Output the full set of records exactly.

··· WORKING DATA

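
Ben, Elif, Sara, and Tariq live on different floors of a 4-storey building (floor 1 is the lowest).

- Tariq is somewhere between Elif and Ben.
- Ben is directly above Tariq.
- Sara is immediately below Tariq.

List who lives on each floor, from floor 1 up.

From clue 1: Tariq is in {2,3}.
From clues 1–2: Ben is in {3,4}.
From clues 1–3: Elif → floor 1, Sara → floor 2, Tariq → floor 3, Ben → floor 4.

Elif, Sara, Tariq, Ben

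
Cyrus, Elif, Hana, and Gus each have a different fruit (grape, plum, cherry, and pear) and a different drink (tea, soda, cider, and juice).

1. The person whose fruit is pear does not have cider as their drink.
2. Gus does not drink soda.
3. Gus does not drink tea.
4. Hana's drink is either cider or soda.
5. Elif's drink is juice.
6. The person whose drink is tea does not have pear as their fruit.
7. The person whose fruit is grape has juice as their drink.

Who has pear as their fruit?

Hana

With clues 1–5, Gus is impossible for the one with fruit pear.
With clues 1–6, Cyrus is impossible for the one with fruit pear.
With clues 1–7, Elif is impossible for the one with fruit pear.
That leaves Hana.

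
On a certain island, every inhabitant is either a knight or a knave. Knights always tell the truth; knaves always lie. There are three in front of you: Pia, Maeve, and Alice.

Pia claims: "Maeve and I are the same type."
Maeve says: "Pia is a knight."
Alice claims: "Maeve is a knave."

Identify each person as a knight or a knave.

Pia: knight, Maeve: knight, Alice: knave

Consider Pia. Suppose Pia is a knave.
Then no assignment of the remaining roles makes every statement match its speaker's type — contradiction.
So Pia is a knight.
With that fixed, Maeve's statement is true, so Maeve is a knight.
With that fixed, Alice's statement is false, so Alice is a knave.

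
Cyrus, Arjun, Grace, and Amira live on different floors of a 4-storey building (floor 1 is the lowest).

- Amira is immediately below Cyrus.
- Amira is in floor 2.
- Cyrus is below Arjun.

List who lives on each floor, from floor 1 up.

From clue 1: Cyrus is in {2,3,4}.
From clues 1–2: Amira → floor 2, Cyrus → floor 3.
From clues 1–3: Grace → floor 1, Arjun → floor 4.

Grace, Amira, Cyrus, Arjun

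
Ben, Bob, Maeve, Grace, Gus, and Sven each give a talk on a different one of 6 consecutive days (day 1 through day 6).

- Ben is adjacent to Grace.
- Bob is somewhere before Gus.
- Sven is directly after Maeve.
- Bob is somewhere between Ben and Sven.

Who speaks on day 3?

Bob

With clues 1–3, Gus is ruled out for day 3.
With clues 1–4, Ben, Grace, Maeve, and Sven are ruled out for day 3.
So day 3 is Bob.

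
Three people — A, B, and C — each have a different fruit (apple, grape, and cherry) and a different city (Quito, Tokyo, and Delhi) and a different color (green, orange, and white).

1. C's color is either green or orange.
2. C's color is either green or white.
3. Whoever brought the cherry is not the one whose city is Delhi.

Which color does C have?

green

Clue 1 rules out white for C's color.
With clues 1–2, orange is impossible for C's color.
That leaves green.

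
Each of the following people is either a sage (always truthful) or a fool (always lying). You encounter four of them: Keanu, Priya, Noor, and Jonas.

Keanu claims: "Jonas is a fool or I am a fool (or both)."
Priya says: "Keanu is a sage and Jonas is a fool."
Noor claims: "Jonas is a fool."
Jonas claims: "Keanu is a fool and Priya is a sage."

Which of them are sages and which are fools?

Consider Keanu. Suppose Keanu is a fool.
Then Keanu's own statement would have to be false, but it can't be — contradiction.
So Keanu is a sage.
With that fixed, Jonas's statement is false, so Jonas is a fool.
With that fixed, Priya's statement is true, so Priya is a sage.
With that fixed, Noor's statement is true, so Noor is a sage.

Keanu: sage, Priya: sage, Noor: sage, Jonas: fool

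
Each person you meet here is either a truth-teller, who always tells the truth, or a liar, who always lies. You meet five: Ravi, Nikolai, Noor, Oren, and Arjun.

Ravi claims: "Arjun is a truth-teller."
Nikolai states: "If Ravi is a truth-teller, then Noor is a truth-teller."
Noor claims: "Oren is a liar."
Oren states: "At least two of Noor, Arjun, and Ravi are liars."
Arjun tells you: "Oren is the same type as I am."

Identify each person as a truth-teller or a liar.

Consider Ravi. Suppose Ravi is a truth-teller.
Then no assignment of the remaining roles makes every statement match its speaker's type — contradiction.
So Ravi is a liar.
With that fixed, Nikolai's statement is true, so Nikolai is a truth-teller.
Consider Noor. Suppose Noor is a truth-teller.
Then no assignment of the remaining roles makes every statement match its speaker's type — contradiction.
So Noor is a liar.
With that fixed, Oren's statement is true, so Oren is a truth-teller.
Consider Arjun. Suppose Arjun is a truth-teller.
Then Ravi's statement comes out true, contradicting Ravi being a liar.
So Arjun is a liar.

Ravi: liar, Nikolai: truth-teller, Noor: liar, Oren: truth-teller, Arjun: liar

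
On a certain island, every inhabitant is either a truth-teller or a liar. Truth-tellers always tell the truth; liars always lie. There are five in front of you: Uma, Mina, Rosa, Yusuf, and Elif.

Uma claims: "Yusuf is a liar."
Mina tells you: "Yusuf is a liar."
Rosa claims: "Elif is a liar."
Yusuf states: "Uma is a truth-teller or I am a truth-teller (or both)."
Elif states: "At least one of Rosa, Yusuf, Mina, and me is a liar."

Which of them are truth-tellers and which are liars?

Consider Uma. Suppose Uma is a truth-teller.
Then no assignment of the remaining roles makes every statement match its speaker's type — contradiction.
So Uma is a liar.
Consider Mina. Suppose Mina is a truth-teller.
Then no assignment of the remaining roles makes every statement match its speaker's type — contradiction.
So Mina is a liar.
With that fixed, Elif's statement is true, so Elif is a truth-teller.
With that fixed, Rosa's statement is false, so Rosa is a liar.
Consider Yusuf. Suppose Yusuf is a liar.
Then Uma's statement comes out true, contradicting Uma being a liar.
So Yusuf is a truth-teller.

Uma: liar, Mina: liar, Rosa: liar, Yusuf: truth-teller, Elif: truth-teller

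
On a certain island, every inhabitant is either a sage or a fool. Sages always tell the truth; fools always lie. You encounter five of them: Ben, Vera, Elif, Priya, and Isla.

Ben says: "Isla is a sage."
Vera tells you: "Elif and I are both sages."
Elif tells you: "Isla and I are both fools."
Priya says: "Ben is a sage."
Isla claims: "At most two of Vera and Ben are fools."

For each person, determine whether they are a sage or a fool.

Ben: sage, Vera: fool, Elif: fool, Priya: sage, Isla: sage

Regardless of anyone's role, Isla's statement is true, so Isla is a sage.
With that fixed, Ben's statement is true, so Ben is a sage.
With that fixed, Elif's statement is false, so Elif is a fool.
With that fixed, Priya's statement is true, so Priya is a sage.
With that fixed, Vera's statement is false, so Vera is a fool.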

······

▶ [ANSWER SECTION]
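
Ben, Elif, Sara, and Tariq live on different floors of a 4-storey building (floor 1 is the lowest).

- Tariq is somewhere between Elif and Ben.
- Ben is directly above Tariq.
- Sara is immediately below Tariq.

List who lives on each floor, from floor 1 up.

From clue 1: Tariq is in {2,3}.
From clues 1–2: Ben is in {3,4}.
From clues 1–3: Elif → floor 1, Sara → floor 2, Tariq → floor 3, Ben → floor 4.

Elif, Sara, Tariq, Ben

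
Cyrus, Elif, Hana, and Gus each have a different fruit (grape, plum, cherry, and pear) and a different drink (tea, soda, cider, and juice).

1. The person whose fruit is pear does not have cider as their drink.
2. Gus does not drink soda.
3. Gus does not drink tea.
4. Hana's drink is either cider or soda.
5. Elif's drink is juice.
6. The person whose drink is tea does not have pear as their fruit.
7. The person whose fruit is grape has juice as their drink.

Who has pear as their fruit?

Hana

With clues 1–5, Gus is impossible for the one with fruit pear.
With clues 1–6, Cyrus is impossible for the one with fruit pear.
With clues 1–7, Elif is impossible for the one with fruit pear.
That leaves Hana.

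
On a certain island, every inhabitant is either a knight or a knave. Knights always tell the truth; knaves always lie. There are three in front of you: Pia, Maeve, and Alice.

Pia claims: "Maeve and I are the same type."
Maeve says: "Pia is a knight."
Alice claims: "Maeve is a knave."

Identify each person as a knight or a knave.

Pia: knight, Maeve: knight, Alice: knave

Consider Pia. Suppose Pia is a knave.
Then no assignment of the remaining roles makes every statement match its speaker's type — contradiction.
So Pia is a knight.
With that fixed, Maeve's statement is true, so Maeve is a knight.
With that fixed, Alice's statement is false, so Alice is a knave.

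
Cyrus, Arjun, Grace, and Amira live on different floors of a 4-storey building (floor 1 is the lowest).

- Amira is immediately below Cyrus.
- Amira is in floor 2.
- Cyrus is below Arjun.

List who lives on each floor, from floor 1 up.

From clue 1: Cyrus is in {2,3,4}.
From clues 1–2: Amira → floor 2, Cyrus → floor 3.
From clues 1–3: Grace → floor 1, Arjun → floor 4.

Grace, Amira, Cyrus, Arjun

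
Ben, Bob, Maeve, Grace, Gus, and Sven each give a talk on a different one of 6 consecutive days (day 1 through day 6).

- Ben is adjacent to Grace.
- Bob is somewhere before Gus.
- Sven is directly after Maeve.
- Bob is somewhere between Ben and Sven.

Who speaks on day 3?

Bob

With clues 1–3, Gus is ruled out for day 3.
With clues 1–4, Ben, Grace, Maeve, and Sven are ruled out for day 3.
So day 3 is Bob.

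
Three people — A, B, and C — each have a different fruit (apple, grape, and cherry) and a different city (Quito, Tokyo, and Delhi) and a different color (green, orange, and white).

1. C's color is either green or orange.
2. C's color is either green or white.
3. Whoever brought the cherry is not the one whose city is Delhi.

Which color does C have?

green

Clue 1 rules out white for C's color.
With clues 1–2, orange is impossible for C's color.
That leaves green.

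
Each of the following people is either a sage (always truthful) or a fool (always lying). You encounter four of them: Keanu, Priya, Noor, and Jonas.

Keanu claims: "Jonas is a fool or I am a fool (or both)."
Priya says: "Keanu is a sage and Jonas is a fool."
Noor claims: "Jonas is a fool."
Jonas claims: "Keanu is a fool and Priya is a sage."

Which of them are sages and which are fools?

Consider Keanu. Suppose Keanu is a fool.
Then Keanu's own statement would have to be false, but it can't be — contradiction.
So Keanu is a sage.
With that fixed, Jonas's statement is false, so Jonas is a fool.
With that fixed, Priya's statement is true, so Priya is a sage.
With that fixed, Noor's statement is true, so Noor is a sage.

Keanu: sage, Priya: sage, Noor: sage, Jonas: fool

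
Each person you meet here is either a truth-teller, who always tells the truth, or a liar, who always lies. You meet five: Ravi, Nikolai, Noor, Oren, and Arjun.

Ravi claims: "Arjun is a truth-teller."
Nikolai states: "If Ravi is a truth-teller, then Noor is a truth-teller."
Noor claims: "Oren is a liar."
Oren states: "At least two of Noor, Arjun, and Ravi are liars."
Arjun tells you: "Oren is the same type as I am."

Identify each person as a truth-teller or a liar.

Consider Ravi. Suppose Ravi is a truth-teller.
Then no assignment of the remaining roles makes every statement match its speaker's type — contradiction.
So Ravi is a liar.
With that fixed, Nikolai's statement is true, so Nikolai is a truth-teller.
Consider Noor. Suppose Noor is a truth-teller.
Then no assignment of the remaining roles makes every statement match its speaker's type — contradiction.
So Noor is a liar.
With that fixed, Oren's statement is true, so Oren is a truth-teller.
Consider Arjun. Suppose Arjun is a truth-teller.
Then Ravi's statement comes out true, contradicting Ravi being a liar.
So Arjun is a liar.

Ravi: liar, Nikolai: truth-teller, Noor: liar, Oren: truth-teller, Arjun: liar

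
On a certain island, every inhabitant is either a truth-teller or a liar. Truth-tellers always tell the truth; liars always lie. There are five in front of you: Uma, Mina, Rosa, Yusuf, and Elif.

Uma claims: "Yusuf is a liar."
Mina tells you: "Yusuf is a liar."
Rosa claims: "Elif is a liar."
Yusuf states: "Uma is a truth-teller or I am a truth-teller (or both)."
Elif states: "At least one of Rosa, Yusuf, Mina, and me is a liar."

Which of them are truth-tellers and which are liars?

Consider Uma. Suppose Uma is a truth-teller.
Then no assignment of the remaining roles makes every statement match its speaker's type — contradiction.
So Uma is a liar.
Consider Mina. Suppose Mina is a truth-teller.
Then no assignment of the remaining roles makes every statement match its speaker's type — contradiction.
So Mina is a liar.
With that fixed, Elif's statement is true, so Elif is a truth-teller.
With that fixed, Rosa's statement is false, so Rosa is a liar.
Consider Yusuf. Suppose Yusuf is a liar.
Then Uma's statement comes out true, contradicting Uma being a liar.
So Yusuf is a truth-teller.

Uma: liar, Mina: liar, Rosa: liar, Yusuf: truth-teller, Elif: truth-teller

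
On a certain island, every inhabitant is either a sage or a fool. Sages always tell the truth; fools always lie. You encounter five of them: Ben, Vera, Elif, Priya, and Isla.

Ben says: "Isla is a sage."
Vera tells you: "Elif and I are both sages."
Elif tells you: "Isla and I are both fools."
Priya says: "Ben is a sage."
Isla claims: "At most two of Vera and Ben are fools."

For each person, determine whether they are a sage or a fool.

Ben: sage, Vera: fool, Elif: fool, Priya: sage, Isla: sage

Regardless of anyone's role, Isla's statement is true, so Isla is a sage.
With that fixed, Ben's statement is true, so Ben is a sage.
With that fixed, Elif's statement is false, so Elif is a fool.
With that fixed, Priya's statement is true, so Priya is a sage.
With that fixed, Vera's statement is false, so Vera is a fool.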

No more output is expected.